(Data excerpts)
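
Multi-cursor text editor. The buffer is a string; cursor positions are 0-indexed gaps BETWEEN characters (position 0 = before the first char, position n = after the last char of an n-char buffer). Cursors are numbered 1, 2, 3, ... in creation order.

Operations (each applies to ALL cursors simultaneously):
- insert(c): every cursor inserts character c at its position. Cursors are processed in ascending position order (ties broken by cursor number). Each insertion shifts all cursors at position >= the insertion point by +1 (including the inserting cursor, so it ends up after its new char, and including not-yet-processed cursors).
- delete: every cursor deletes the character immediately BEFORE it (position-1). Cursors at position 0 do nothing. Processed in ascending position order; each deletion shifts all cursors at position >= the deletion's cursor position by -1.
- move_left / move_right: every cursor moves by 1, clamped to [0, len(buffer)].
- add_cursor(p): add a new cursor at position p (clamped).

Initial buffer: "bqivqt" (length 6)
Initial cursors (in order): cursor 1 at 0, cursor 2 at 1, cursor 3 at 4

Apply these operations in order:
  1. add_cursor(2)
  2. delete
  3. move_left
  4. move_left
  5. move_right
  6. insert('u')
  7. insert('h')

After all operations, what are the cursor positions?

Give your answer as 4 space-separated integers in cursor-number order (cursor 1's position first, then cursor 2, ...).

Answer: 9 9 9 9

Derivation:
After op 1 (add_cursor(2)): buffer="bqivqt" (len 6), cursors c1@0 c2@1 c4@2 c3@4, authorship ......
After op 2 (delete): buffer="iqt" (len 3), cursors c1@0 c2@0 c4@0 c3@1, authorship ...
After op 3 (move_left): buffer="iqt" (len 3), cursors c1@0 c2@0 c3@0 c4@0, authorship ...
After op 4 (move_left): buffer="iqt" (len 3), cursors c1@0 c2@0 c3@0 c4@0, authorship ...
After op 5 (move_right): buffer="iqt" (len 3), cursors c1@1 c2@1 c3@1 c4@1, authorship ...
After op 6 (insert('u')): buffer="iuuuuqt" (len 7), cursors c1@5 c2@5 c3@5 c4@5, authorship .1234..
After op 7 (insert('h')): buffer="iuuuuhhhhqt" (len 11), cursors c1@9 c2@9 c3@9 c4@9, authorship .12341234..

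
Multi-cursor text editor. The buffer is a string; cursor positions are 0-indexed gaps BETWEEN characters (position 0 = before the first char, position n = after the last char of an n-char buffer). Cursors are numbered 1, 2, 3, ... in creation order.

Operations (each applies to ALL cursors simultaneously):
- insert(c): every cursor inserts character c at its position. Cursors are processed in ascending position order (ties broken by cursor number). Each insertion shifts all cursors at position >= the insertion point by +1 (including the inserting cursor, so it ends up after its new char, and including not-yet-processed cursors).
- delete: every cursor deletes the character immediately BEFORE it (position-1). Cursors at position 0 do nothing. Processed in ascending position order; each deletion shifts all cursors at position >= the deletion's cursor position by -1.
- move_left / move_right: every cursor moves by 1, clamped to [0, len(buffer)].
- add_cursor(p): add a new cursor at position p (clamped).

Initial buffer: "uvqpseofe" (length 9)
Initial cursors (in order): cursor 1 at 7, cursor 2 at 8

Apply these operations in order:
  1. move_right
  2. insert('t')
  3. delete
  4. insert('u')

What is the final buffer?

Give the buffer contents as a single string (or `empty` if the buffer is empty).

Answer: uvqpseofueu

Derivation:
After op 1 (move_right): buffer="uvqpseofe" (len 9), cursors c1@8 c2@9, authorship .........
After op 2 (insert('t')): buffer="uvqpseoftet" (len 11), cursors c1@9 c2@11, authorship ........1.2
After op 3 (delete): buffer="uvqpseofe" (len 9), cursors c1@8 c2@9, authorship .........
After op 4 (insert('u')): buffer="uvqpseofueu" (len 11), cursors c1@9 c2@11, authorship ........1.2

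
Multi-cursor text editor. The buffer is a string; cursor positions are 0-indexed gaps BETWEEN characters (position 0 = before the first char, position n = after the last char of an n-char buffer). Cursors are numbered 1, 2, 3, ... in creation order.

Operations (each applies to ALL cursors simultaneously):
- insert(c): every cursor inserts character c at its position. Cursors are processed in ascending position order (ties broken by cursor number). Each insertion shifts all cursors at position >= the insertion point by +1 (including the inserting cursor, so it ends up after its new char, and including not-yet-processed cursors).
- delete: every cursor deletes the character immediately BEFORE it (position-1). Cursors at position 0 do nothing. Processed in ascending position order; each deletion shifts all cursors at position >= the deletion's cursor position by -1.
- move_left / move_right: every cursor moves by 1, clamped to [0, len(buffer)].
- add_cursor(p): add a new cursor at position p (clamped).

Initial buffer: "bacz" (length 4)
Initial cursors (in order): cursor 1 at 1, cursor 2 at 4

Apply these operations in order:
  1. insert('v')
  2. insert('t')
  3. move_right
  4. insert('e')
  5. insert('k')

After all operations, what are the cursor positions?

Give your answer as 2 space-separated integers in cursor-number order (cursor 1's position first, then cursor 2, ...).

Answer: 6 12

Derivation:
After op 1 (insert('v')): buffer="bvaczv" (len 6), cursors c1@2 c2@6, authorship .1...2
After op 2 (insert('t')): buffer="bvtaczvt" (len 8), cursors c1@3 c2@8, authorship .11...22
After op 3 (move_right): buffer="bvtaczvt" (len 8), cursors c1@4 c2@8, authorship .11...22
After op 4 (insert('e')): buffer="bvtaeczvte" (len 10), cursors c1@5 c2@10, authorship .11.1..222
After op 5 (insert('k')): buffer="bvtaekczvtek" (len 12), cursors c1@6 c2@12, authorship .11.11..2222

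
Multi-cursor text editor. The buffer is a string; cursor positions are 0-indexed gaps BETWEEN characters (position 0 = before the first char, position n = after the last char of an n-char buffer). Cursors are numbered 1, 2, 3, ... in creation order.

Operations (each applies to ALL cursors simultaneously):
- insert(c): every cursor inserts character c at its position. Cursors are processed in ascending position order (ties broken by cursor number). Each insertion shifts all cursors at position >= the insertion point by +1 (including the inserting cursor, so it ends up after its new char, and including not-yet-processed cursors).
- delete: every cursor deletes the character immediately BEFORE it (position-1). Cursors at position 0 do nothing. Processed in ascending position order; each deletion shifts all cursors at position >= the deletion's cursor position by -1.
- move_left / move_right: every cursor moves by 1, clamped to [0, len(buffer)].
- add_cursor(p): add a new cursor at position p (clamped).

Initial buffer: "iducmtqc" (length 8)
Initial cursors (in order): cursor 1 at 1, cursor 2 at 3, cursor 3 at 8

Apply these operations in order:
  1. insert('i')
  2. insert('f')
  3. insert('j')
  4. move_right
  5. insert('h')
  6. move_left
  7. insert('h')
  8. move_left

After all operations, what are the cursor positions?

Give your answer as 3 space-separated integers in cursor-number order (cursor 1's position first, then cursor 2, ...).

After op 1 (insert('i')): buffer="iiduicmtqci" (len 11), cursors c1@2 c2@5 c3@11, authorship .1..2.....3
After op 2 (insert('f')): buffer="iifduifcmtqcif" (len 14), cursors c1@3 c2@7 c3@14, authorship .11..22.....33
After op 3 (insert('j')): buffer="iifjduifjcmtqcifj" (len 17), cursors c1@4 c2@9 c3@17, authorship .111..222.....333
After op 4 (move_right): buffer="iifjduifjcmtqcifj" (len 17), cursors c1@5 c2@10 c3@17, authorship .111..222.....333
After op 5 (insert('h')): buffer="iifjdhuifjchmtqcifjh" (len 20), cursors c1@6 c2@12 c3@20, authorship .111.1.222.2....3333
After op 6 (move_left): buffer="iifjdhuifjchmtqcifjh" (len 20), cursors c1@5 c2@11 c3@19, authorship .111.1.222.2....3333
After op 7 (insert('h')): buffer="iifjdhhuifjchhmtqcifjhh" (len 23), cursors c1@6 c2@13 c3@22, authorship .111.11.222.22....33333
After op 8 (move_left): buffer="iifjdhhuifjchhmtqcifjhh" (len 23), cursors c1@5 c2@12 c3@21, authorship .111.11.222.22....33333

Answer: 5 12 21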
(End Data excerpts)
# What is expected
Reproduce each line of the records in which the word "Initial" appears.

# Response to the task
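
Initial buffer: "bqivqt" (length 6)
Initial cursors (in order): cursor 1 at 0, cursor 2 at 1, cursor 3 at 4
Initial buffer: "uvqpseofe" (length 9)
Initial cursors (in order): cursor 1 at 7, cursor 2 at 8
Initial buffer: "bacz" (length 4)
Initial cursors (in order): cursor 1 at 1, cursor 2 at 4
Initial buffer: "iducmtqc" (length 8)
Initial cursors (in order): cursor 1 at 1, cursor 2 at 3, cursor 3 at 8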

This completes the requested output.